= WORK REQUEST =
Gather up every line from the entries below that uses the word "paired".

━━ EXERCISE INPUTS ━━

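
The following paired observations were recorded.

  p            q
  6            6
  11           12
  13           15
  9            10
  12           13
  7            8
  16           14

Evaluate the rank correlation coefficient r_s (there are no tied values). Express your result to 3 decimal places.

Rank p: 1, 4, 6, 3, 5, 2, 7
Rank q: 1, 4, 7, 3, 5, 2, 6
d = rank(p) − rank(q): 0, 0, -1, 0, 0, 0, 1; Σd² = 2
ρ = 1 − 6Σd² / [n(n²−1)] = 1 − 6×2 / (7×48) = 1 − 12/336 ≈ 0.964

0.964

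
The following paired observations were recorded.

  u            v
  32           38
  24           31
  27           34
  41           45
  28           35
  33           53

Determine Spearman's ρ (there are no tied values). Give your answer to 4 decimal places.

Rank u: 4, 1, 2, 6, 3, 5
Rank v: 4, 1, 2, 5, 3, 6
d = rank(u) − rank(v): 0, 0, 0, 1, 0, -1; Σd² = 2
ρ = 1 − 6Σd² / [n(n²−1)] = 1 − 6×2 / (6×35) = 1 − 12/210 ≈ 0.9429

0.9429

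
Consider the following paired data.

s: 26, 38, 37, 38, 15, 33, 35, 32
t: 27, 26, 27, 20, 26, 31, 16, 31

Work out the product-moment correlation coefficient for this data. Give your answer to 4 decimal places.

n = 8, Σs = 254, Σt = 204, Σs² = 8496, Σt² = 5388, Σst = 6414
nΣst − ΣsΣt = 51312 − 51816 = -504
nΣs² − (Σs)² = 67968 − 64516 = 3452; nΣt² − (Σt)² = 43104 − 41616 = 1488
r = -504 / √(3452 × 1488) = -504 / 2266.4016 ≈ -0.2224

-0.2224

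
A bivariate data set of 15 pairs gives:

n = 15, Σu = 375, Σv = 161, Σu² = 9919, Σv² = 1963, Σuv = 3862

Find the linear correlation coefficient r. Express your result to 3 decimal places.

r = (nΣuv − ΣuΣv) / √[(nΣu² − (Σu)²)(nΣv² − (Σv)²)]
Numerator: 15×3862 − 375×161 = -2445
Denominator: √[(148785 − 140625)(29445 − 25921)] = √[8160 × 3524] = 5362.4472
r = -2445 / 5362.4472 ≈ -0.456

-0.456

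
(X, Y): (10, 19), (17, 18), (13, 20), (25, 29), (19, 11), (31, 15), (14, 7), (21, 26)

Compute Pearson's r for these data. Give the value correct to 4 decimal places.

n = 8, ΣX = 150, ΣY = 145, ΣX² = 3142, ΣY² = 2997, ΣXY = 2799
nΣXY − ΣXΣY = 22392 − 21750 = 642
nΣX² − (ΣX)² = 25136 − 22500 = 2636; nΣY² − (ΣY)² = 23976 − 21025 = 2951
r = 642 / √(2636 × 2951) = 642 / 2789.0565 ≈ 0.2302

0.2302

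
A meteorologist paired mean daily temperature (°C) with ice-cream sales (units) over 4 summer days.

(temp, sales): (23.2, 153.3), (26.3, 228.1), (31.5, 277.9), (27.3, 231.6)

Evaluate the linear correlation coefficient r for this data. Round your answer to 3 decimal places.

n = 4, Σx = 108.3, Σy = 890.9, Σx² = 2967.47, Σy² = 206397.47, Σxy = 24632.12
nΣxy − ΣxΣy = 98528.48 − 96484.47 = 2044.01
nΣx² − (Σx)² = 11869.88 − 11728.89 = 140.99; nΣy² − (Σy)² = 825589.88 − 793702.81 = 31887.07
r = 2044.01 / √(140.99 × 31887.07) = 2044.01 / 2120.3203 ≈ 0.964

0.964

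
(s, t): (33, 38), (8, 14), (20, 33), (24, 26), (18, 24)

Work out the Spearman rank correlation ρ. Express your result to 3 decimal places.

0.900

Rank s: 5, 1, 3, 4, 2
Rank t: 5, 1, 4, 3, 2
d = rank(s) − rank(t): 0, 0, -1, 1, 0; Σd² = 2
ρ = 1 − 6Σd² / [n(n²−1)] = 1 − 6×2 / (5×24) = 1 − 12/120 ≈ 0.900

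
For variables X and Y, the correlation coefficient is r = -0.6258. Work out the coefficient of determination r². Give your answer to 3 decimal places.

0.392

r² = (-0.6258)² = 0.392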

━━━

= TASK RESPONSE =
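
The following paired observations were recorded.
The following paired observations were recorded.
Consider the following paired data.
A meteorologist paired mean daily temperature (°C) with ice-cream sales (units) over 4 summer days.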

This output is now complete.